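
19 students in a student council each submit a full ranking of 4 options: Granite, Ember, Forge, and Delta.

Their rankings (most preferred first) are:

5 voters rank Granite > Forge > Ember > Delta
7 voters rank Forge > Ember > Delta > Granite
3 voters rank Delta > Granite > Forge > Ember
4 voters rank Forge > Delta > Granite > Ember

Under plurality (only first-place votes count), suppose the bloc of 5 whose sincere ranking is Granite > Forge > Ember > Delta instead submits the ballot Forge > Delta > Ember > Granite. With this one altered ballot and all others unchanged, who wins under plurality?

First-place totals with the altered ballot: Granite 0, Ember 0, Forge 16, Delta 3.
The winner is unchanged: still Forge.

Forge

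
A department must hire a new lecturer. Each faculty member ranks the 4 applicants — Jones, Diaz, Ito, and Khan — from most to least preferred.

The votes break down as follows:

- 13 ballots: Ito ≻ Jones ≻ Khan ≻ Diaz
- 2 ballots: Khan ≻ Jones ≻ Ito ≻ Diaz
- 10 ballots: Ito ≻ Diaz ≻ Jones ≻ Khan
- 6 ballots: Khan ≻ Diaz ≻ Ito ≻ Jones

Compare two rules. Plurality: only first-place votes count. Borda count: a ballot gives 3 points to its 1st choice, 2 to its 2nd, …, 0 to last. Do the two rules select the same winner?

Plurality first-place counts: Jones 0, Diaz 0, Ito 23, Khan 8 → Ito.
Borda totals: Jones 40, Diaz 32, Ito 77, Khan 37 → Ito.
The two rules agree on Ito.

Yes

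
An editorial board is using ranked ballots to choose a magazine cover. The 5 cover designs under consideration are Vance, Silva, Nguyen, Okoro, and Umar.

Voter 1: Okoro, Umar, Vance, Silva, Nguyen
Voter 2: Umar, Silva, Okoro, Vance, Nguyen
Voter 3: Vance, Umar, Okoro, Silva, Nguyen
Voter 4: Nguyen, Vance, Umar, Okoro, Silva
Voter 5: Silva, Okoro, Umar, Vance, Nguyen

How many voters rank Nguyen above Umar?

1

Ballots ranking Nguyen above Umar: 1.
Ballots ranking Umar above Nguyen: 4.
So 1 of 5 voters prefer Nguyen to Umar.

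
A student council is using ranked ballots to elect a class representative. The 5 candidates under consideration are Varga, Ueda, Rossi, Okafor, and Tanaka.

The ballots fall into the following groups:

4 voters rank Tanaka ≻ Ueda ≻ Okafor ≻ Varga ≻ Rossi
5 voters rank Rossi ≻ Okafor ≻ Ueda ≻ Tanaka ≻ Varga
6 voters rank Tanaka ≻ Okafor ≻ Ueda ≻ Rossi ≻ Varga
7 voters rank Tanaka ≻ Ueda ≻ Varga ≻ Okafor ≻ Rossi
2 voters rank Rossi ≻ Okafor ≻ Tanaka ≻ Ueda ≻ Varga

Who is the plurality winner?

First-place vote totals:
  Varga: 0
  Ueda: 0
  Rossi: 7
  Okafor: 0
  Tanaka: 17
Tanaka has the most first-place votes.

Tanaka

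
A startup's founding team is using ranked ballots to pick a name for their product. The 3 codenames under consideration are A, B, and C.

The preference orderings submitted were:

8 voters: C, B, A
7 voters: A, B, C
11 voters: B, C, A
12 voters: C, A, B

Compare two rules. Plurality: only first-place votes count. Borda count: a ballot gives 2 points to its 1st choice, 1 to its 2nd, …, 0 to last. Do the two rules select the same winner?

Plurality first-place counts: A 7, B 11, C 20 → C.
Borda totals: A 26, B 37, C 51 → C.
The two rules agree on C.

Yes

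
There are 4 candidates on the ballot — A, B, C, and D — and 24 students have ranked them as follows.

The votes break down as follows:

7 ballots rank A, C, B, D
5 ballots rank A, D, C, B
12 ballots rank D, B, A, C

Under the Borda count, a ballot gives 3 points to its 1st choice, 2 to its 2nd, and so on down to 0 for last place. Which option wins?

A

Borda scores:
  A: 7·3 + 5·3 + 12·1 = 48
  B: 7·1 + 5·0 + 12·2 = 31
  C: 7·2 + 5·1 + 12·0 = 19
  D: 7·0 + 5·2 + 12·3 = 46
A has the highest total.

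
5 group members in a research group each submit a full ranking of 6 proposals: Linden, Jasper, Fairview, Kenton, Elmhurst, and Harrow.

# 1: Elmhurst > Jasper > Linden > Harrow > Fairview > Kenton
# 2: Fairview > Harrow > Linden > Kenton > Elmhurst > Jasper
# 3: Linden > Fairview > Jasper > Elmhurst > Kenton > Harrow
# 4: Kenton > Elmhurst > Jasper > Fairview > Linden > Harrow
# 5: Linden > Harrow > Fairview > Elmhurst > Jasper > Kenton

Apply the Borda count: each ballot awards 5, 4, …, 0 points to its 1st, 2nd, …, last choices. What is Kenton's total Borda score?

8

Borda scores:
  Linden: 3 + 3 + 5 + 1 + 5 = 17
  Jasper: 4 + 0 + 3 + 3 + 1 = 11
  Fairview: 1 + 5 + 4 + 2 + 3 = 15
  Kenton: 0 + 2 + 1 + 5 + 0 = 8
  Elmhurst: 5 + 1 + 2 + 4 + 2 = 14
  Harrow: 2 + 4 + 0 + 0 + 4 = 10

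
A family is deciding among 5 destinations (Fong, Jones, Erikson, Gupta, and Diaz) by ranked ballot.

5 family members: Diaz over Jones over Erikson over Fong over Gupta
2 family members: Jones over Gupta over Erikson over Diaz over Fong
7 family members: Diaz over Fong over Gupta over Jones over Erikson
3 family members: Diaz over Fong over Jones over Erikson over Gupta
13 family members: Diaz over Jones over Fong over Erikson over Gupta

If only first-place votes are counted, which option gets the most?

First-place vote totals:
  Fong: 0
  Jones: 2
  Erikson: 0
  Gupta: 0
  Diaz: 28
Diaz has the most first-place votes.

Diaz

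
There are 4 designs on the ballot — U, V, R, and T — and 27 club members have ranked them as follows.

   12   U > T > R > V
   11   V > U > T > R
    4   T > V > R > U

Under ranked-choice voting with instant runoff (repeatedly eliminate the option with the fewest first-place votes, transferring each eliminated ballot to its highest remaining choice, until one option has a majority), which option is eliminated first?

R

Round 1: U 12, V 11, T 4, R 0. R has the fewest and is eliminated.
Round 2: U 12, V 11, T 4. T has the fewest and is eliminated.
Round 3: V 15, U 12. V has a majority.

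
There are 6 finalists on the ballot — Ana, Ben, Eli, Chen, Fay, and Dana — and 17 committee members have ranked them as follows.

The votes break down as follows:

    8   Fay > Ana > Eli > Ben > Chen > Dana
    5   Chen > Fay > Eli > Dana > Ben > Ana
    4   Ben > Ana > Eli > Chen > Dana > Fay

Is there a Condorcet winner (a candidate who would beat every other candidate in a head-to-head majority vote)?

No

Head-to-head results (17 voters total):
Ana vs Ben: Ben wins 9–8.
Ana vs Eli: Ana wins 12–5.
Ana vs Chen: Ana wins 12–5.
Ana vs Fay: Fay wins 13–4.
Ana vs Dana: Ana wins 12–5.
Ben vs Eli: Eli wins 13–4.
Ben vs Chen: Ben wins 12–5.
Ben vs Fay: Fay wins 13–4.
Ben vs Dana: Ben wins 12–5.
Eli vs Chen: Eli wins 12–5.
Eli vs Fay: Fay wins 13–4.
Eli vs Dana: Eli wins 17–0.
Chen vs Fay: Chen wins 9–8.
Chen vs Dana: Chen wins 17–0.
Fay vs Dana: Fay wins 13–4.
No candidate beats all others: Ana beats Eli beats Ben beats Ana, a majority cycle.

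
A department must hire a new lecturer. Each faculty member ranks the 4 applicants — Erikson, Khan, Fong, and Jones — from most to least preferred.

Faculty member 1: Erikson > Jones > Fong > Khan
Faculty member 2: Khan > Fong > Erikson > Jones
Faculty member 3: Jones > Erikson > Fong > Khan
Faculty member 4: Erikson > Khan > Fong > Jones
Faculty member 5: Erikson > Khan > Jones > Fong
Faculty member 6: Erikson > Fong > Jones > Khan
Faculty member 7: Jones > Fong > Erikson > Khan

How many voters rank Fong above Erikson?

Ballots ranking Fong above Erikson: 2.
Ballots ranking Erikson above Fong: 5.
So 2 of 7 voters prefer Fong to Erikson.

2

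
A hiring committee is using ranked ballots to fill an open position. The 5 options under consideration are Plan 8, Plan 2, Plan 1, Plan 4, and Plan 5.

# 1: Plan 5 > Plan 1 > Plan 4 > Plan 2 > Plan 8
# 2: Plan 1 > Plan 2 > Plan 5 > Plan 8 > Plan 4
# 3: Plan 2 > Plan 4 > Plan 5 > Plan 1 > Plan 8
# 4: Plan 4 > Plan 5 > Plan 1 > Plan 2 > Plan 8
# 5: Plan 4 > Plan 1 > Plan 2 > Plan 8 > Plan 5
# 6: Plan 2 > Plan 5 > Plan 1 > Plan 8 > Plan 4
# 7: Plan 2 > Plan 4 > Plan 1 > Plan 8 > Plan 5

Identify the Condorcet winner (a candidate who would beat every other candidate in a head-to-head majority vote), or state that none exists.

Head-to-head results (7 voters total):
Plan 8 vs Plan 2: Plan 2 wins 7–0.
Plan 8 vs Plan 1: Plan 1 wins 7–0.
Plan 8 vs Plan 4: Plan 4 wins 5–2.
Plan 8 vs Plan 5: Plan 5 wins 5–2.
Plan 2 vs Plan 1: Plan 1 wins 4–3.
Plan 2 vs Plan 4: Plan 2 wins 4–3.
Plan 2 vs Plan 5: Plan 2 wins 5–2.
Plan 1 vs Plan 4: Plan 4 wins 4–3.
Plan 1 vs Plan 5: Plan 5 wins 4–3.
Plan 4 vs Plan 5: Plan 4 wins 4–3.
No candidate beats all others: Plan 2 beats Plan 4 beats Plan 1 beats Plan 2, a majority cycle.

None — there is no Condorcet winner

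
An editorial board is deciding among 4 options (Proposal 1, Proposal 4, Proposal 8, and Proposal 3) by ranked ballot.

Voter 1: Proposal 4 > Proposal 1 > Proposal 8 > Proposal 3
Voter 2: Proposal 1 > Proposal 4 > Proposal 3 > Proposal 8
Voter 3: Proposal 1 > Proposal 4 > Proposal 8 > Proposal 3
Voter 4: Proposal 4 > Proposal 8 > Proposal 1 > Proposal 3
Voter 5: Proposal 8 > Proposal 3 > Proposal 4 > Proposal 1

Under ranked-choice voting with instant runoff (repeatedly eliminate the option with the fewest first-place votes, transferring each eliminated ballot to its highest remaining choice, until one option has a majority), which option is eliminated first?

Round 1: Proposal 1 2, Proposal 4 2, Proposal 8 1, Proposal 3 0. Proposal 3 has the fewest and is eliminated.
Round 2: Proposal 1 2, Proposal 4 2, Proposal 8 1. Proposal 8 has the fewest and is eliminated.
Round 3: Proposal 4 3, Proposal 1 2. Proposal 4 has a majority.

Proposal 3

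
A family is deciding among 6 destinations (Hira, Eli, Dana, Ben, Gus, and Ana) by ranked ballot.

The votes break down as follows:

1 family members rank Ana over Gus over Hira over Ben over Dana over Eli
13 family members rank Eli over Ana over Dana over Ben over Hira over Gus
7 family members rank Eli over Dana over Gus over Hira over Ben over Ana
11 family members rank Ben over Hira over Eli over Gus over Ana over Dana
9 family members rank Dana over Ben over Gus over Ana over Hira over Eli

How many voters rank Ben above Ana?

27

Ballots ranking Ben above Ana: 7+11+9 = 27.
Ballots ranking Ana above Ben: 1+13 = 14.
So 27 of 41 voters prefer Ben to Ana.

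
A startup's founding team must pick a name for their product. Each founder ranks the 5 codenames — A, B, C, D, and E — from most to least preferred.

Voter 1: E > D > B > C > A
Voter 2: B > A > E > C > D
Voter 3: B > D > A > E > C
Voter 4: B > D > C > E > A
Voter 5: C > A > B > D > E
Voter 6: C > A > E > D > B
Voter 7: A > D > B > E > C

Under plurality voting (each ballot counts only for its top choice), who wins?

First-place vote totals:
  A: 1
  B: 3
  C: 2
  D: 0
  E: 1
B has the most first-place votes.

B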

====

Above is a listing; print exactly its lines from the one with "Ben > Chen > Dana" through the one with "Chen > Dana > Fay", and no other lines.

§ Result for this exercise:
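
    8   Fay > Ana > Eli > Ben > Chen > Dana
    5   Chen > Fay > Eli > Dana > Ben > Ana
    4   Ben > Ana > Eli > Chen > Dana > Fay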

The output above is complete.